*Exercise*. Down to the last character, transcribe every record.
'''
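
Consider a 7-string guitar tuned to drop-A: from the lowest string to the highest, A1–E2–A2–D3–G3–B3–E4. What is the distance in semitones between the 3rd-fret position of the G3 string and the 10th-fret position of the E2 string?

8 semitones

G3 at fret 3 → A#3 (MIDI 58); E2 at fret 10 → D3 (MIDI 50).
58 − 50 = 8, so the two pitches are 8 semitones apart, with A#3 the higher.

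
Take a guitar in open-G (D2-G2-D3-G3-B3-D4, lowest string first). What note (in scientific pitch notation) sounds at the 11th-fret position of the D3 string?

C#4

The open D3 string plus 11 semitones: D–D#–E–F–…–B–C–C#.
The walk passes from B into C once, so the octave number goes from 3 to 4.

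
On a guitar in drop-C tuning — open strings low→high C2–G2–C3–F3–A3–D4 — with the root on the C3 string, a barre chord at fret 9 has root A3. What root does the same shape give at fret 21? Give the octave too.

A4

Moving from fret 9 to fret 21 shifts the root by 12 semitones.
A3 up 12 semitones is A4.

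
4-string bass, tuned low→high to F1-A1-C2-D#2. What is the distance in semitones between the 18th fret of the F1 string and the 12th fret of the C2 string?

F1 at fret 18 → B2 (MIDI 47); C2 at fret 12 → C3 (MIDI 48).
47 − 48 = -1, so the two pitches are 1 semitone apart, with C3 the higher.

1 semitone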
'''
*Answer space*.
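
Consider a 7-string guitar tuned to drop-A: from the lowest string to the highest, A1–E2–A2–D3–G3–B3–E4. What is the distance in semitones between the 3rd-fret position of the G3 string and the 10th-fret position of the E2 string?

8 semitones

G3 at fret 3 → A#3 (MIDI 58); E2 at fret 10 → D3 (MIDI 50).
58 − 50 = 8, so the two pitches are 8 semitones apart, with A#3 the higher.

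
Take a guitar in open-G (D2-G2-D3-G3-B3-D4, lowest string first). What note (in scientific pitch notation) sounds at the 11th-fret position of the D3 string?

C#4

The open D3 string plus 11 semitones: D–D#–E–F–…–B–C–C#.
The walk passes from B into C once, so the octave number goes from 3 to 4.

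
On a guitar in drop-C tuning — open strings low→high C2–G2–C3–F3–A3–D4 — with the root on the C3 string, a barre chord at fret 9 has root A3. What root does the same shape give at fret 21? Give the octave too.

A4

Moving from fret 9 to fret 21 shifts the root by 12 semitones.
A3 up 12 semitones is A4.

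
4-string bass, tuned low→high to F1-A1-C2-D#2. What is the distance in semitones between the 18th fret of the F1 string and the 12th fret of the C2 string?

F1 at fret 18 → B2 (MIDI 47); C2 at fret 12 → C3 (MIDI 48).
47 − 48 = -1, so the two pitches are 1 semitone apart, with C3 the higher.

1 semitone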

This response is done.